## Exercise objective
Produce an exact copy of the first line of the data below and each line after it, please, up to and including the one with "Cr₂O₇²⁻(aq) + 14".

## Dataset entries
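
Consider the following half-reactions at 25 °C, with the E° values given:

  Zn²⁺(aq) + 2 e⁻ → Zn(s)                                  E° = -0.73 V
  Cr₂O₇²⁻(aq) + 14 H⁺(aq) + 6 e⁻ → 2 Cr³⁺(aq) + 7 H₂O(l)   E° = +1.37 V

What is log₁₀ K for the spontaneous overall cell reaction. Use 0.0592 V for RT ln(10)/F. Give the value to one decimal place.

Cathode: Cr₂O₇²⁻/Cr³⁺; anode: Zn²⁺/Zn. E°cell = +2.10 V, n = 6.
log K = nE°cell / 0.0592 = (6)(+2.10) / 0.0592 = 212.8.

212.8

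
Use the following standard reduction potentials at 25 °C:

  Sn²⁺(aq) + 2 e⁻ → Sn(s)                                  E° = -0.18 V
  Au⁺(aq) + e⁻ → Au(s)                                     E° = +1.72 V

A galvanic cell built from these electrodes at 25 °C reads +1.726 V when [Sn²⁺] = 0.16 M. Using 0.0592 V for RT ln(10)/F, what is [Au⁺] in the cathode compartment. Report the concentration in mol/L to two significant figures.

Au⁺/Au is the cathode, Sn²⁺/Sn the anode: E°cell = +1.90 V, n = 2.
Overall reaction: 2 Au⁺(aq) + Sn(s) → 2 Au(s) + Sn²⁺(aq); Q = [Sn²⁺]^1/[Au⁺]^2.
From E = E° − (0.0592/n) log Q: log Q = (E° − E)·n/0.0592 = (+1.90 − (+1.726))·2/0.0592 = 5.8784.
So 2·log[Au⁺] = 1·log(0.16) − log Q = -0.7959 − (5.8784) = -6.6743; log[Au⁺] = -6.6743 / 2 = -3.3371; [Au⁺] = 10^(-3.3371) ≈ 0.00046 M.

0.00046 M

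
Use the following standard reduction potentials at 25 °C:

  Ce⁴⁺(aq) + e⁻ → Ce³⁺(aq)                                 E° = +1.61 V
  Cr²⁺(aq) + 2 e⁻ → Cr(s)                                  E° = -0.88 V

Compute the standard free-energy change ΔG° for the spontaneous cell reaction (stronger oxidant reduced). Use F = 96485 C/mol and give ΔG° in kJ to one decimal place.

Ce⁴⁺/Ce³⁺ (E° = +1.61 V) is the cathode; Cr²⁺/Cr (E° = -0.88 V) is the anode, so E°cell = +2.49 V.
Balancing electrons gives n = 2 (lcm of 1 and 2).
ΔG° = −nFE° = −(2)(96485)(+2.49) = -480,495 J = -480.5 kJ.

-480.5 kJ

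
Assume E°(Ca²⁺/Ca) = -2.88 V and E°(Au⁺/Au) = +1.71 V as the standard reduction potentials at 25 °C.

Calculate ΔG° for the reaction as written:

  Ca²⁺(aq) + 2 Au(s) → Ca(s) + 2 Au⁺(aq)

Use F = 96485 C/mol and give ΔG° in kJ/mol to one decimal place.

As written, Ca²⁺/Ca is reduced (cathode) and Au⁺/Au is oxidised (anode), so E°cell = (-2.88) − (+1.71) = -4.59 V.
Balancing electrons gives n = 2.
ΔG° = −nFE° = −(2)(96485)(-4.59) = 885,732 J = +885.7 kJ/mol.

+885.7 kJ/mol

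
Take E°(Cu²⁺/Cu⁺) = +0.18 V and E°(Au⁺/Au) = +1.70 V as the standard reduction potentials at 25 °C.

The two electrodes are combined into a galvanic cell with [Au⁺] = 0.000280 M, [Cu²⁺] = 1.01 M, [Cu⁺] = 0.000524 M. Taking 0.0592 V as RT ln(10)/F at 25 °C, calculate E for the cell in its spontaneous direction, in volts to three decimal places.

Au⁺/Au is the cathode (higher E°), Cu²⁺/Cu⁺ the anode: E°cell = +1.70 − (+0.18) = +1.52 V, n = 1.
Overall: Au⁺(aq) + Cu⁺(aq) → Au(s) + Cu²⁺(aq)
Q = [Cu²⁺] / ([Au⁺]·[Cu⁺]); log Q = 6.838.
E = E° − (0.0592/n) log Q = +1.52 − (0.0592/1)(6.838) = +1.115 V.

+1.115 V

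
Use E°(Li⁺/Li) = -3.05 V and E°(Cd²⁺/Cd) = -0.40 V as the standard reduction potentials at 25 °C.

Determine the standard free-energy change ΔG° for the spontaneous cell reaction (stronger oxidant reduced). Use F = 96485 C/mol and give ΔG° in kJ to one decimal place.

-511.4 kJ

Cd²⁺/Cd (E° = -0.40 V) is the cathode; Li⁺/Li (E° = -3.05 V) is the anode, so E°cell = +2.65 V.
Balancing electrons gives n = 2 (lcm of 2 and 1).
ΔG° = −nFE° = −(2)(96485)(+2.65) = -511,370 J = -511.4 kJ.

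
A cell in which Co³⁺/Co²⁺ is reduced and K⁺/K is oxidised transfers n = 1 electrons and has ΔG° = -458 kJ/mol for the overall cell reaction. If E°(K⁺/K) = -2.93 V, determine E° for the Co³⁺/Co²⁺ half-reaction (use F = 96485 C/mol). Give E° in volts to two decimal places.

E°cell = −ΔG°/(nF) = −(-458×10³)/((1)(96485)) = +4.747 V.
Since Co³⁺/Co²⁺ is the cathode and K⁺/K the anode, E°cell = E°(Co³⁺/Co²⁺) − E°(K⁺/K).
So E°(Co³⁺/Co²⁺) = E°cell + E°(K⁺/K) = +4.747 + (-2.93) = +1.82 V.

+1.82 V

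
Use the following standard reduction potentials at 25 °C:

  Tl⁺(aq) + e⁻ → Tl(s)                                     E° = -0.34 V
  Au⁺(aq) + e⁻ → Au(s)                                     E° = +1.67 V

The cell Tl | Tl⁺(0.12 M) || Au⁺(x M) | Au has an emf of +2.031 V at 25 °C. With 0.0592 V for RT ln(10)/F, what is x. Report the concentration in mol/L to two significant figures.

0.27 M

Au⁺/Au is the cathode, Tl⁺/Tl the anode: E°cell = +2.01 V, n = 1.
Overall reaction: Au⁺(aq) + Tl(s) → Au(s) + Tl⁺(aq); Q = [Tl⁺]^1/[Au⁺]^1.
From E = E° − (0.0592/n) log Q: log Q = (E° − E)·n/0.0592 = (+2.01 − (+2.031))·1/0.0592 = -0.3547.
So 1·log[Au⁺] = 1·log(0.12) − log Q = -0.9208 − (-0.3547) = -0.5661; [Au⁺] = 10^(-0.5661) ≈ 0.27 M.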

## Task response
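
Consider the following half-reactions at 25 °C, with the E° values given:

  Zn²⁺(aq) + 2 e⁻ → Zn(s)                                  E° = -0.73 V
  Cr₂O₇²⁻(aq) + 14 H⁺(aq) + 6 e⁻ → 2 Cr³⁺(aq) + 7 H₂O(l)   E° = +1.37 V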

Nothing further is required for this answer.